▶ **Stored data entries**
━━━━

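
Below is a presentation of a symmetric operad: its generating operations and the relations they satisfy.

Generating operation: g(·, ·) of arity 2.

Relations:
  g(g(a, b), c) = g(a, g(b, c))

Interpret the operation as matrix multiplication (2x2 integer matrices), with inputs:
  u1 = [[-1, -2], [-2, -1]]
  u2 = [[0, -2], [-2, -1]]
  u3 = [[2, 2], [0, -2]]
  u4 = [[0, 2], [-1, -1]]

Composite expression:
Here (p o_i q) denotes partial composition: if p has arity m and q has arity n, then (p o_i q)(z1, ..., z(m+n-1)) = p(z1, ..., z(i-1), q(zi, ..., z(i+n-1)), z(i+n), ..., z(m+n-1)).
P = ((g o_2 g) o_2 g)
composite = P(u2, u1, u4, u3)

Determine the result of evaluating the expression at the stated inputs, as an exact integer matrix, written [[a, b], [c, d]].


[[-4, -16], [-10, -16]]

g(u1, u4) = [[2, 0], [1, -3]]
g(g(u1, u4), u3) = [[4, 4], [2, 8]]
g(u2, g(g(u1, u4), u3)) = [[-4, -16], [-10, -16]]


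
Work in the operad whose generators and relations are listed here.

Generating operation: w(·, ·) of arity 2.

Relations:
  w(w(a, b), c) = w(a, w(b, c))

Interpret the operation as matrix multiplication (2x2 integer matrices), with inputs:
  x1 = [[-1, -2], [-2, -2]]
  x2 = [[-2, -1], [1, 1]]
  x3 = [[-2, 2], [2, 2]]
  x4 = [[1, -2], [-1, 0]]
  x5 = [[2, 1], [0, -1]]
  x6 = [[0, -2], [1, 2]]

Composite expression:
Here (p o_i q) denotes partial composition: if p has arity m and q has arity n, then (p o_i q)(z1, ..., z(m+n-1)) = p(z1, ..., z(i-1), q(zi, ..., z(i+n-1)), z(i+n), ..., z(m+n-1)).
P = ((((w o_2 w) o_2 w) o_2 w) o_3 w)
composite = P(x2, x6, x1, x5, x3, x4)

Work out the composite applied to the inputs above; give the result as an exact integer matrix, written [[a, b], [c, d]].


w(x1, x5) = [[-2, 1], [-4, 0]]
w(x6, w(x1, x5)) = [[8, 0], [-10, 1]]
w(w(x6, w(x1, x5)), x3) = [[-16, 16], [22, -18]]
w(w(w(x6, w(x1, x5)), x3), x4) = [[-32, 32], [40, -44]]
w(x2, w(w(w(x6, w(x1, x5)), x3), x4)) = [[24, -20], [8, -12]]

[[24, -20], [8, -12]]


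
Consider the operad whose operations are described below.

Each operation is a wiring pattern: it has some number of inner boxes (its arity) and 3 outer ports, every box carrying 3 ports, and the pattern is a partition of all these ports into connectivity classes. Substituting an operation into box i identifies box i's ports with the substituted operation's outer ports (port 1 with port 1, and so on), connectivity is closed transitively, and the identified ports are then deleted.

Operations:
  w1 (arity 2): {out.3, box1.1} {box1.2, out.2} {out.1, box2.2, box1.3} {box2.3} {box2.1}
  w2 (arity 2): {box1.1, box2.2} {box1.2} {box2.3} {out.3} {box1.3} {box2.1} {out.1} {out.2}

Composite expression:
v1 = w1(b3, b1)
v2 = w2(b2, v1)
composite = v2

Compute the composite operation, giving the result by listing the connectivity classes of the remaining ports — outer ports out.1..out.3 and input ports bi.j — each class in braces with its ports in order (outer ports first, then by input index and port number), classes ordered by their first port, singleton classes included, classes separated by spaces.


{out.1} {out.2} {out.3} {b1.1} {b1.2, b3.3} {b1.3} {b2.1, b3.2} {b2.2} {b2.3} {b3.1}

Reachability decides: close wires over w2-identified ports.
the subtree at w1 composes to {out.1, b1.2, b3.3} {out.2, b3.2} {out.3, b3.1} {b1.1} {b1.3} on (b3, b1); out.j = own outer ports
the subtree at w2 composes to {out.1} {out.2} {out.3} {b1.1} {b1.2, b3.3} {b1.3} {b2.1, b3.2} {b2.2} {b2.3} {b3.1} on (b2, b3, b1); out.j = own outer ports


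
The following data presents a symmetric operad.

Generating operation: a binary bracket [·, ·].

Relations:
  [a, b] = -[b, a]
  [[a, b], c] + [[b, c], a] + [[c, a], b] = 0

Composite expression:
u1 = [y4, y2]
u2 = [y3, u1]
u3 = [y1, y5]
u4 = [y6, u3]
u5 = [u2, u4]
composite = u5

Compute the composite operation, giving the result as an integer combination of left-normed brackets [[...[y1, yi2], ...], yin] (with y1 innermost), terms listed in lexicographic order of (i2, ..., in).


[[[[[y1, y5], y6], y2], y4], y3] - [[[[[y1, y5], y6], y3], y2], y4] + [[[[[y1, y5], y6], y3], y4], y2] - [[[[[y1, y5], y6], y4], y2], y3]

In the tensor algebra, words opening y1 carry the y1-anchored form.
Composite bracket: [[y3, [y4, y2]], [y6, [y1, y5]]]
Applying ab - ba throughout gives 32 signed words (2^5 = 32).
Words beginning with y1 determine it all:
  from y1y5y6y2y4y3, sign +1: term +[[[[[y1, y5], y6], y2], y4], y3]
  from y1y5y6y3y2y4, sign -1: term -[[[[[y1, y5], y6], y3], y2], y4]
  from y1y5y6y3y4y2, sign +1: term +[[[[[y1, y5], y6], y3], y4], y2]
  from y1y5y6y4y2y3, sign -1: term -[[[[[y1, y5], y6], y4], y2], y3]


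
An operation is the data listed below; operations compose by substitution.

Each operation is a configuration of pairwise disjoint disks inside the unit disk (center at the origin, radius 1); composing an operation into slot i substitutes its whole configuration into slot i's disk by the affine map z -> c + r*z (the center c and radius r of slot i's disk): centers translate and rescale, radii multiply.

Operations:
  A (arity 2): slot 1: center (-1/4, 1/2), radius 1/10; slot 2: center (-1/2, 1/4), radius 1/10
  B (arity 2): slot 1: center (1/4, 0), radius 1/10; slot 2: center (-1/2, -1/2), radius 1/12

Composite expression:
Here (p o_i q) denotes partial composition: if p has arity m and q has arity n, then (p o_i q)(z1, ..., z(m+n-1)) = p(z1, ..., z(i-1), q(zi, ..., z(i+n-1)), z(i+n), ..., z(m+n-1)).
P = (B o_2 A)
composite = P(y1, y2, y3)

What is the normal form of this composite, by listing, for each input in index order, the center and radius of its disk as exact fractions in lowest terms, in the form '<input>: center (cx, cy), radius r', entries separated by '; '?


Nesting under B composes maps z -> c + r*z down each y-path.
y1 passes through 1 substitution, ending at center (1/4, 0), radius 1/10
y2 passes through 2 substitutions, ending at center (-25/48, -11/24), radius 1/120
y3 passes through 2 substitutions, ending at center (-13/24, -23/48), radius 1/120

y1: center (1/4, 0), radius 1/10; y2: center (-25/48, -11/24), radius 1/120; y3: center (-13/24, -23/48), radius 1/120


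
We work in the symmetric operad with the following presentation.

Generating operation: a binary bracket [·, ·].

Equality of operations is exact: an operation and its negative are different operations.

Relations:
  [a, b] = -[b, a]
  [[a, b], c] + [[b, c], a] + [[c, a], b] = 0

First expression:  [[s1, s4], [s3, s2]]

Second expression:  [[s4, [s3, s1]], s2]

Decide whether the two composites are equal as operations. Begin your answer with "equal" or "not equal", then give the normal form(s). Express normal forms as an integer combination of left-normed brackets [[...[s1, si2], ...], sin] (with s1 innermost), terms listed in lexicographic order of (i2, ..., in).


not equal; the first gives -[[[s1, s4], s2], s3] + [[[s1, s4], s3], s2] and the second [[[s1, s3], s4], s2]

Normal form of the first expression: -[[[s1, s4], s2], s3] + [[[s1, s4], s3], s2]
Normal form of the second expression: [[[s1, s3], s4], s2]
The forms do not match — not equal.


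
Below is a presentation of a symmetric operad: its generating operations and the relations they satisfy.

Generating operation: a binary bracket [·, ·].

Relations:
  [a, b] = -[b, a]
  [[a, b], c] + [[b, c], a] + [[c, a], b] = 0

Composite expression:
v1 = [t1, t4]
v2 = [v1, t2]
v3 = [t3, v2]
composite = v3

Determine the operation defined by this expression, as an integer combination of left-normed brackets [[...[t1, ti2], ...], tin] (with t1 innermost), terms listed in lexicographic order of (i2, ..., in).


-[[[t1, t4], t2], t3]


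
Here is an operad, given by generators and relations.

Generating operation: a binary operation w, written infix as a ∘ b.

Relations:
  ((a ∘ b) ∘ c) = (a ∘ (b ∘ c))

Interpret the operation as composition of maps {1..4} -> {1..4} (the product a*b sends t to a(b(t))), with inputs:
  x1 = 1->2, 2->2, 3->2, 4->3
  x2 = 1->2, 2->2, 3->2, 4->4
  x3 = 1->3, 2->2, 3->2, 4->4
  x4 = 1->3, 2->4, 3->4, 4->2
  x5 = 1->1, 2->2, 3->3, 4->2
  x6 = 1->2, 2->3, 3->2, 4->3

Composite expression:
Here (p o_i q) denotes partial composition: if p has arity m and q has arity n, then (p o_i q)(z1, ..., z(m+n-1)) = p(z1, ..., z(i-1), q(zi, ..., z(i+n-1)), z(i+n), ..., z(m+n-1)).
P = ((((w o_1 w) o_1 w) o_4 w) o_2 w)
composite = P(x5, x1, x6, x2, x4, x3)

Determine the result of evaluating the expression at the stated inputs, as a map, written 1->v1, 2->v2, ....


(x1 ∘ x6) = 1->2, 2->2, 3->2, 4->2
(x5 ∘ (x1 ∘ x6)) = 1->2, 2->2, 3->2, 4->2
((x5 ∘ (x1 ∘ x6)) ∘ x2) = 1->2, 2->2, 3->2, 4->2
(x4 ∘ x3) = 1->4, 2->4, 3->4, 4->2
(((x5 ∘ (x1 ∘ x6)) ∘ x2) ∘ (x4 ∘ x3)) = 1->2, 2->2, 3->2, 4->2

1->2, 2->2, 3->2, 4->2


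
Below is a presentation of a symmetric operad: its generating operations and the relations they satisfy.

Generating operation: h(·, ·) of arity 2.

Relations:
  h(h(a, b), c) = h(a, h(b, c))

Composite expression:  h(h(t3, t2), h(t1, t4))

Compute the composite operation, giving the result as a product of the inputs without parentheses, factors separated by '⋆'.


The h-tree's shape is irrelevant; the t-reading-order decides.
h(t3, t2) unparenthesizes to t3 ⋆ t2
h(t1, t4) unparenthesizes to t1 ⋆ t4
h(h(t3, t2), h(t1, t4)) unparenthesizes to t3 ⋆ t2 ⋆ t1 ⋆ t4

t3 ⋆ t2 ⋆ t1 ⋆ t4


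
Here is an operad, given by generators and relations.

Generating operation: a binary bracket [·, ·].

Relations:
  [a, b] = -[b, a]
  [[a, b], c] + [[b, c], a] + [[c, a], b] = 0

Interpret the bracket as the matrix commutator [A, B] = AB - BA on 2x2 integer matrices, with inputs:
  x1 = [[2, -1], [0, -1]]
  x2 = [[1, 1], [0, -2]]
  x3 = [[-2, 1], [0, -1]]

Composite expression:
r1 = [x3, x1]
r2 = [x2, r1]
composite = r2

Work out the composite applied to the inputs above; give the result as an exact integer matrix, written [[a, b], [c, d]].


[x3, x1] = [[0, -2], [0, 0]]
[x2, [x3, x1]] = [[0, -6], [0, 0]]

[[0, -6], [0, 0]]


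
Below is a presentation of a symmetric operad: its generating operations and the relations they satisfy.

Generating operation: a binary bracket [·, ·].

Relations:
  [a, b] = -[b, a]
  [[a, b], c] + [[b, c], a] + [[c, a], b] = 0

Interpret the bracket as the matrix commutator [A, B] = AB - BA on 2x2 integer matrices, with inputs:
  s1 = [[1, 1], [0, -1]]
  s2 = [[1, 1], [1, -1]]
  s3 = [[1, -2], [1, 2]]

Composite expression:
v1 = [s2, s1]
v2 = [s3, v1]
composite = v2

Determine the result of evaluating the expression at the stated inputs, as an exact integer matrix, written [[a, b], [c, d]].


[[-4, -4], [0, 4]]

[s2, s1] = [[-1, 0], [2, 1]]
[s3, [s2, s1]] = [[-4, -4], [0, 4]]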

━━━━

▶ **Your objective**
Please write out exactly the lines from the start of the data through the line that contains "u3 = [[2, 2], [0, -2]]", both ends included, and nothing else.

▶ **Task output**
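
Below is a presentation of a symmetric operad: its generating operations and the relations they satisfy.

Generating operation: g(·, ·) of arity 2.

Relations:
  g(g(a, b), c) = g(a, g(b, c))

Interpret the operation as matrix multiplication (2x2 integer matrices), with inputs:
  u1 = [[-1, -2], [-2, -1]]
  u2 = [[0, -2], [-2, -1]]
  u3 = [[2, 2], [0, -2]]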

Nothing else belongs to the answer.